[Your assignment]
Look through the data below and extract, unchanged, the lines from the one that contains "Walls (unpainted concrete" to the one that contains "A compressor with", both included.

[Source records]
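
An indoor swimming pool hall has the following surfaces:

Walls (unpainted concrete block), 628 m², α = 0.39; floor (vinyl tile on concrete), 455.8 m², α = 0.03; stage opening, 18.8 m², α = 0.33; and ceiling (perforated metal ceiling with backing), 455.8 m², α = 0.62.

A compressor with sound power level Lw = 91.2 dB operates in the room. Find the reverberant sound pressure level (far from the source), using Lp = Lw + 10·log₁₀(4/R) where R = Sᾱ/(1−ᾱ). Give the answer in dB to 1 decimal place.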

...

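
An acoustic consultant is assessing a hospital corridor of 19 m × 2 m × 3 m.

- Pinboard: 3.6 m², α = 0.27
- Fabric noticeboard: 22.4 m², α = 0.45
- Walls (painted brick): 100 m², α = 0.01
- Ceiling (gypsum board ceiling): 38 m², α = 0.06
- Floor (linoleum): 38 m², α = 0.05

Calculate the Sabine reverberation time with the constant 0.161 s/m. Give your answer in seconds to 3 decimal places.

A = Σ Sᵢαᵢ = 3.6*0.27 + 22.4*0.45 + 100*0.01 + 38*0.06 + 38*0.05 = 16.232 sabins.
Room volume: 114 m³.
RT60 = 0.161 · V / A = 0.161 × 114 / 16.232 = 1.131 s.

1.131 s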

[Exercise result]
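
Walls (unpainted concrete block), 628 m², α = 0.39; floor (vinyl tile on concrete), 455.8 m², α = 0.03; stage opening, 18.8 m², α = 0.33; and ceiling (perforated metal ceiling with backing), 455.8 m², α = 0.62.

A compressor with sound power level Lw = 91.2 dB operates in the room. Find the reverberant sound pressure level (far from the source), using Lp = Lw + 10·log₁₀(4/R) where R = Sᾱ/(1−ᾱ). Give the answer in dB to 1 decimal place.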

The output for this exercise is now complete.